# [HOW TO COMPLETE THIS TASK]
Only lines with the string "each" should be returned from the data below.

# [DATA SECTION]
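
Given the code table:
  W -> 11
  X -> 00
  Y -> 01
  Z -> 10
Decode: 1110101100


Decoding:
11 -> W
10 -> Z
10 -> Z
11 -> W
00 -> X


Result: WZZWX


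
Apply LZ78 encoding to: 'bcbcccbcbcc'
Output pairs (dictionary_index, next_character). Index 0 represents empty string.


LZ78 encoding steps:
Dictionary: {0: ''}
Step 1: w='' (idx 0), next='b' -> output (0, 'b'), add 'b' as idx 1
Step 2: w='' (idx 0), next='c' -> output (0, 'c'), add 'c' as idx 2
Step 3: w='b' (idx 1), next='c' -> output (1, 'c'), add 'bc' as idx 3
Step 4: w='c' (idx 2), next='c' -> output (2, 'c'), add 'cc' as idx 4
Step 5: w='bc' (idx 3), next='b' -> output (3, 'b'), add 'bcb' as idx 5
Step 6: w='cc' (idx 4), end of input -> output (4, '')


Encoded: [(0, 'b'), (0, 'c'), (1, 'c'), (2, 'c'), (3, 'b'), (4, '')]


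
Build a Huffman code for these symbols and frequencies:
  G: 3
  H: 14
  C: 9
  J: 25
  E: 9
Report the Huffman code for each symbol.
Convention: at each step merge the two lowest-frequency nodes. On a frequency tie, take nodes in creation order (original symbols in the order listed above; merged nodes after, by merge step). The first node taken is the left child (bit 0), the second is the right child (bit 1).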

# [RESPONSE TO THIS EXERCISE]
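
Report the Huffman code for each symbol.
Convention: at each step merge the two lowest-frequency nodes. On a frequency tie, take nodes in creation order (original symbols in the order listed above; merged nodes after, by merge step). The first node taken is the left child (bit 0), the second is the right child (bit 1).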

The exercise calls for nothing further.